* **Exercise requirements**
Could each record be restated word for word?

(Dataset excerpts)
::::::::::

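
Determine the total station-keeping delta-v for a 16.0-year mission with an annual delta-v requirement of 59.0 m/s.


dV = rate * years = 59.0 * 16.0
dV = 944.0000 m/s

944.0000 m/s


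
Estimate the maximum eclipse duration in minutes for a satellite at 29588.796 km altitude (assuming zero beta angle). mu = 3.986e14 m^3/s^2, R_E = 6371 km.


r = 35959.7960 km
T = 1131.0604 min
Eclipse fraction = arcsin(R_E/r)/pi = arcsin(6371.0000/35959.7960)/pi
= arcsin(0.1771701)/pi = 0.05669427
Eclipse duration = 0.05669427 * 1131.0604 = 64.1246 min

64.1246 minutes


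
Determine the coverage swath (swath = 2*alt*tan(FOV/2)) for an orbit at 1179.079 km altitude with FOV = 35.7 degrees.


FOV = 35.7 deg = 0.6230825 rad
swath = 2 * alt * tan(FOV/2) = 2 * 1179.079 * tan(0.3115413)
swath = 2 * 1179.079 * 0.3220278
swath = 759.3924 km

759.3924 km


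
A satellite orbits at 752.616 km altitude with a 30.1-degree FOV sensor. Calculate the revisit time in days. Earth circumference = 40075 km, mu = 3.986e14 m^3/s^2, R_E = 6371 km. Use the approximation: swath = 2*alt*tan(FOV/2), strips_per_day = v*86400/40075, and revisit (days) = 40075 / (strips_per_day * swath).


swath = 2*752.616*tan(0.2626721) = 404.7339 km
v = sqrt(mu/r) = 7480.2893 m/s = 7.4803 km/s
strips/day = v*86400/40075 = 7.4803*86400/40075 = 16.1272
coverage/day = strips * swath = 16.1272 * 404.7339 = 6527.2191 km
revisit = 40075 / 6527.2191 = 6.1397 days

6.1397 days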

::::::::::

* **Answer box**
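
Determine the total station-keeping delta-v for a 16.0-year mission with an annual delta-v requirement of 59.0 m/s.


dV = rate * years = 59.0 * 16.0
dV = 944.0000 m/s

944.0000 m/s


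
Estimate the maximum eclipse duration in minutes for a satellite at 29588.796 km altitude (assuming zero beta angle). mu = 3.986e14 m^3/s^2, R_E = 6371 km.


r = 35959.7960 km
T = 1131.0604 min
Eclipse fraction = arcsin(R_E/r)/pi = arcsin(6371.0000/35959.7960)/pi
= arcsin(0.1771701)/pi = 0.05669427
Eclipse duration = 0.05669427 * 1131.0604 = 64.1246 min

64.1246 minutes


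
Determine the coverage swath (swath = 2*alt*tan(FOV/2)) for an orbit at 1179.079 km altitude with FOV = 35.7 degrees.


FOV = 35.7 deg = 0.6230825 rad
swath = 2 * alt * tan(FOV/2) = 2 * 1179.079 * tan(0.3115413)
swath = 2 * 1179.079 * 0.3220278
swath = 759.3924 km

759.3924 km


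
A satellite orbits at 752.616 km altitude with a 30.1-degree FOV sensor. Calculate the revisit time in days. Earth circumference = 40075 km, mu = 3.986e14 m^3/s^2, R_E = 6371 km. Use the approximation: swath = 2*alt*tan(FOV/2), strips_per_day = v*86400/40075, and revisit (days) = 40075 / (strips_per_day * swath).


swath = 2*752.616*tan(0.2626721) = 404.7339 km
v = sqrt(mu/r) = 7480.2893 m/s = 7.4803 km/s
strips/day = v*86400/40075 = 7.4803*86400/40075 = 16.1272
coverage/day = strips * swath = 16.1272 * 404.7339 = 6527.2191 km
revisit = 40075 / 6527.2191 = 6.1397 days

6.1397 days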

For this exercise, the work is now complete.